Task requirements> All entries that follow are to be printed exactly as written.

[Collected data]
● ● ● ● ● ● ●

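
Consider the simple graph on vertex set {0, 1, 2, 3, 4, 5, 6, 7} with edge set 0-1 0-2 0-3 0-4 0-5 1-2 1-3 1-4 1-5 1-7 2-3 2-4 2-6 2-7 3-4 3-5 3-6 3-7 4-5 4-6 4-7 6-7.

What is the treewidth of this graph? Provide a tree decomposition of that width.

Every bag has size at most 5, so the width is 5 − 1 = 4 and tw(G) ≤ 4. On the other hand G contains the 5-clique {0, 1, 2, 3, 4}. A clique must lie in a single bag of any decomposition, so no decomposition can have width below 4. Combining the bounds, tw(G) = 4.

Treewidth 4.
One optimal decomposition is:
Bags: B1 = {2, 3, 4, 6, 7}  B2 = {1, 2, 3, 4, 7}  B3 = {0, 1, 2, 3, 4}  B4 = {0, 1, 3, 4, 5}
Tree: B1–B2, B2–B3, B3–B4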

● ● ● ● ● ● ●

Result for this exercise>
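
Consider the simple graph on vertex set {0, 1, 2, 3, 4, 5, 6, 7} with edge set 0-1 0-2 0-3 0-4 0-5 1-2 1-3 1-4 1-5 1-7 2-3 2-4 2-6 2-7 3-4 3-5 3-6 3-7 4-5 4-6 4-7 6-7.

What is the treewidth of this graph? Provide a tree decomposition of that width.

Every bag has size at most 5, so the width is 5 − 1 = 4 and tw(G) ≤ 4. On the other hand G contains the 5-clique {0, 1, 2, 3, 4}. A clique must lie in a single bag of any decomposition, so no decomposition can have width below 4. Combining the bounds, tw(G) = 4.

Treewidth 4.
One optimal decomposition is:
Bags: B1 = {2, 3, 4, 6, 7}  B2 = {1, 2, 3, 4, 7}  B3 = {0, 1, 2, 3, 4}  B4 = {0, 1, 3, 4, 5}
Tree: B1–B2, B2–B3, B3–B4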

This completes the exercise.